Work to complete:
Where the line containing "G: M, K, Q, A, L, O, E" appears in the records below, begin there and write out each line exactly until the last one, and nothing more.

[Dataset records]
+++
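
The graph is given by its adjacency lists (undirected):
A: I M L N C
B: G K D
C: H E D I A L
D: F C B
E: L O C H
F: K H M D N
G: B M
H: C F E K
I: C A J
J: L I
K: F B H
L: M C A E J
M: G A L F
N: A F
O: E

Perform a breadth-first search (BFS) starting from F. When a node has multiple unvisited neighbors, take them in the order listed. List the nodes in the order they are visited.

Visit F; enqueue K, H, M, D, N → queue [K, H, M, D, N]
Visit K; enqueue B → queue [H, M, D, N, B]
Visit H; enqueue C, E → queue [M, D, N, B, C, E]
Visit M; enqueue G, A, L → queue [D, N, B, C, E, G, A, L]
Visit D → queue [N, B, C, E, G, A, L]
Visit N → queue [B, C, E, G, A, L]
Visit B → queue [C, E, G, A, L]
Visit C; enqueue I → queue [E, G, A, L, I]
Visit E; enqueue O → queue [G, A, L, I, O]
Visit G → queue [A, L, I, O]
Visit A → queue [L, I, O]
Visit L; enqueue J → queue [I, O, J]
Visit I → queue [O, J]
Visit O → queue [J]
Visit J → queue []

F K H M D N B C E G A L I O J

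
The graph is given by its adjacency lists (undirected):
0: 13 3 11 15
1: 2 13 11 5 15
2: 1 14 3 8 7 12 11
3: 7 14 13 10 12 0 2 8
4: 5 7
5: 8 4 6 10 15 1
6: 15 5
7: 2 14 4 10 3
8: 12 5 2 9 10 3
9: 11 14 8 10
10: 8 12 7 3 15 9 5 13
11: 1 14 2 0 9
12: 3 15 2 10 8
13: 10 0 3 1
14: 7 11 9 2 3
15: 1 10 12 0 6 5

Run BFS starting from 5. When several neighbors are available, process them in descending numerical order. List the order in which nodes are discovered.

Visit 5; enqueue 15, 10, 8, 6, 4, 1 → queue [15, 10, 8, 6, 4, 1]
Visit 15; enqueue 12, 0 → queue [10, 8, 6, 4, 1, 12, 0]
Visit 10; enqueue 13, 9, 7, 3 → queue [8, 6, 4, 1, 12, 0, 13, 9, 7, 3]
Visit 8; enqueue 2 → queue [6, 4, 1, 12, 0, 13, 9, 7, 3, 2]
Visit 6 → queue [4, 1, 12, 0, 13, 9, 7, 3, 2]
Visit 4 → queue [1, 12, 0, 13, 9, 7, 3, 2]
Visit 1; enqueue 11 → queue [12, 0, 13, 9, 7, 3, 2, 11]
Visit 12 → queue [0, 13, 9, 7, 3, 2, 11]
Visit 0 → queue [13, 9, 7, 3, 2, 11]
Visit 13 → queue [9, 7, 3, 2, 11]
Visit 9; enqueue 14 → queue [7, 3, 2, 11, 14]
Visit 7 → queue [3, 2, 11, 14]
Visit 3 → queue [2, 11, 14]
Visit 2 → queue [11, 14]
Visit 11 → queue [14]
Visit 14 → queue []

5, 15, 10, 8, 6, 4, 1, 12, 0, 13, 9, 7, 3, 2, 11, 14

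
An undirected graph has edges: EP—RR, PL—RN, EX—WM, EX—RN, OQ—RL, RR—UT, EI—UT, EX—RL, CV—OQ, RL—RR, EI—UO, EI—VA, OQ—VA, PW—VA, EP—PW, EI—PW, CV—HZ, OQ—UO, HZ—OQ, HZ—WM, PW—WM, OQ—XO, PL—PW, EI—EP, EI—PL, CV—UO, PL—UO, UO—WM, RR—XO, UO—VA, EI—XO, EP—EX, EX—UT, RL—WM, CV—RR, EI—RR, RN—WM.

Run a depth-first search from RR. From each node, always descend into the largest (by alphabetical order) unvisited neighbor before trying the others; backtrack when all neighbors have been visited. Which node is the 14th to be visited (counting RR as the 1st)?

Visit RR
RR → XO
XO → OQ
OQ → VA
VA → UO
UO → WM
WM → RN
RN → PL
PL → PW
PW → EP
EP → EX
EX → UT
UT → EI
EX → RL
WM → HZ
HZ → CV

Visit order: RR, XO, OQ, VA, UO, WM, RN, PL, PW, EP, EX, UT, EI, RL, HZ, CV

RL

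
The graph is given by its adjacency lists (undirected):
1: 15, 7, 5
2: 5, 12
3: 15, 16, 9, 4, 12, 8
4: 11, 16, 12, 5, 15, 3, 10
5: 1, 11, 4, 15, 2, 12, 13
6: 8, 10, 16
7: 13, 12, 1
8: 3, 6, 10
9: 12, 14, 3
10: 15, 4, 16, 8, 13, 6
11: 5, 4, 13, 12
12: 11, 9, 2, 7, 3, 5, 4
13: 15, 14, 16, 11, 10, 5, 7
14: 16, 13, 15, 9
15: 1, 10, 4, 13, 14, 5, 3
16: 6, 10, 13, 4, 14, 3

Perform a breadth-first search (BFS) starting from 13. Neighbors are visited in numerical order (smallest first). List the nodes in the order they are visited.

Visit 13; enqueue 5, 7, 10, 11, 14, 15, 16 → queue [5, 7, 10, 11, 14, 15, 16]
Visit 5; enqueue 1, 2, 4, 12 → queue [7, 10, 11, 14, 15, 16, 1, 2, 4, 12]
Visit 7 → queue [10, 11, 14, 15, 16, 1, 2, 4, 12]
Visit 10; enqueue 6, 8 → queue [11, 14, 15, 16, 1, 2, 4, 12, 6, 8]
Visit 11 → queue [14, 15, 16, 1, 2, 4, 12, 6, 8]
Visit 14; enqueue 9 → queue [15, 16, 1, 2, 4, 12, 6, 8, 9]
Visit 15; enqueue 3 → queue [16, 1, 2, 4, 12, 6, 8, 9, 3]
Visit 16 → queue [1, 2, 4, 12, 6, 8, 9, 3]
Visit 1 → queue [2, 4, 12, 6, 8, 9, 3]
Visit 2 → queue [4, 12, 6, 8, 9, 3]
Visit 4 → queue [12, 6, 8, 9, 3]
Visit 12 → queue [6, 8, 9, 3]
Visit 6 → queue [8, 9, 3]
Visit 8 → queue [9, 3]
Visit 9 → queue [3]
Visit 3 → queue []

13 5 7 10 11 14 15 16 1 2 4 12 6 8 9 3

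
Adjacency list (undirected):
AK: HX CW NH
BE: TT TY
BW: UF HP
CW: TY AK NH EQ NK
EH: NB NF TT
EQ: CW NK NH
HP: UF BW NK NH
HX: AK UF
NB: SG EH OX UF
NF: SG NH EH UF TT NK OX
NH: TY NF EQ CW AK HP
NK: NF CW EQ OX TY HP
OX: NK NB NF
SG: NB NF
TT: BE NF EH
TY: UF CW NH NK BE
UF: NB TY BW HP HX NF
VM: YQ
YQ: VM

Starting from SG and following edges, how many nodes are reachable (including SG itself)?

17

BFS from SG visits: SG, NB, NF, EH, OX, UF, NH, NK, TT, BW, HP, HX, TY, AK, CW, EQ, BE
Reachable nodes: 17 of 19 total.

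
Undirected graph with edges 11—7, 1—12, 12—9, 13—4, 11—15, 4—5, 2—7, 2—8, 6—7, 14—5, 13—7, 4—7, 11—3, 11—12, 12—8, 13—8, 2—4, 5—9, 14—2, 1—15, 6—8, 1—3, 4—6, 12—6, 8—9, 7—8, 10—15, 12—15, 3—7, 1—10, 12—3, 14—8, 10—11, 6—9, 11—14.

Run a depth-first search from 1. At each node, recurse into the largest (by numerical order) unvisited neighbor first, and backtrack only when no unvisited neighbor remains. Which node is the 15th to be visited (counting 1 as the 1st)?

10

Visit 1
1 → 15
15 → 12
12 → 11
11 → 14
14 → 8
8 → 13
13 → 7
7 → 6
6 → 9
9 → 5
5 → 4
4 → 2
7 → 3
11 → 10

Visit order: 1, 15, 12, 11, 14, 8, 13, 7, 6, 9, 5, 4, 2, 3, 10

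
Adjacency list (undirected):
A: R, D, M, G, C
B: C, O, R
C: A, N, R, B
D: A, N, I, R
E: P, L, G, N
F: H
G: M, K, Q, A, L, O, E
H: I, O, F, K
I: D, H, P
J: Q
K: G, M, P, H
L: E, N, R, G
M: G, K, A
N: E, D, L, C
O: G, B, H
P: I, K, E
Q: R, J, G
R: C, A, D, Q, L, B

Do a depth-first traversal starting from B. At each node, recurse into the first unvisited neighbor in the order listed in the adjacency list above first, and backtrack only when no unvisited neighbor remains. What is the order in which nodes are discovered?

Visit B
B → C
C → A
A → R
R → D
D → N
N → E
E → P
P → I
I → H
H → O
O → G
G → M
M → K
G → Q
Q → J
G → L
H → F

B → C → A → R → D → N → E → P → I → H → O → G → M → K → Q → J → L → F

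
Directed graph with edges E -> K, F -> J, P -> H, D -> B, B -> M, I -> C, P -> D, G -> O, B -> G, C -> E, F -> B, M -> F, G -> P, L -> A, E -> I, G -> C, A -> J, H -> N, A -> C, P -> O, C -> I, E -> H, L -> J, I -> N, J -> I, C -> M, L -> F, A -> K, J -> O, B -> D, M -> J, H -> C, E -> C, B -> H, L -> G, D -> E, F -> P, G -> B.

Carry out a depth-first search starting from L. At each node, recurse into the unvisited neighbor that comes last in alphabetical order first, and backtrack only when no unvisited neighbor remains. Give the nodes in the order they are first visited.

Visit L
L → J
J → O
J → I
I → N
I → C
C → M
M → F
F → P
P → H
P → D
D → E
E → K
D → B
B → G
L → A

L → J → O → I → N → C → M → F → P → H → D → E → K → B → G → A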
+++
Result of this exercise:
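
G: M, K, Q, A, L, O, E
H: I, O, F, K
I: D, H, P
J: Q
K: G, M, P, H
L: E, N, R, G
M: G, K, A
N: E, D, L, C
O: G, B, H
P: I, K, E
Q: R, J, G
R: C, A, D, Q, L, B

Do a depth-first traversal starting from B. At each node, recurse into the first unvisited neighbor in the order listed in the adjacency list above first, and backtrack only when no unvisited neighbor remains. What is the order in which nodes are discovered?

Visit B
B → C
C → A
A → R
R → D
D → N
N → E
E → P
P → I
I → H
H → O
O → G
G → M
M → K
G → Q
Q → J
G → L
H → F

B → C → A → R → D → N → E → P → I → H → O → G → M → K → Q → J → L → F

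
Directed graph with edges E -> K, F -> J, P -> H, D -> B, B -> M, I -> C, P -> D, G -> O, B -> G, C -> E, F -> B, M -> F, G -> P, L -> A, E -> I, G -> C, A -> J, H -> N, A -> C, P -> O, C -> I, E -> H, L -> J, I -> N, J -> I, C -> M, L -> F, A -> K, J -> O, B -> D, M -> J, H -> C, E -> C, B -> H, L -> G, D -> E, F -> P, G -> B.

Carry out a depth-first search starting from L. At each node, recurse into the unvisited neighbor that comes last in alphabetical order first, and backtrack only when no unvisited neighbor remains. Give the nodes in the order they are first visited.

Visit L
L → J
J → O
J → I
I → N
I → C
C → M
M → F
F → P
P → H
P → D
D → E
E → K
D → B
B → G
L → A

L → J → O → I → N → C → M → F → P → H → D → E → K → B → G → A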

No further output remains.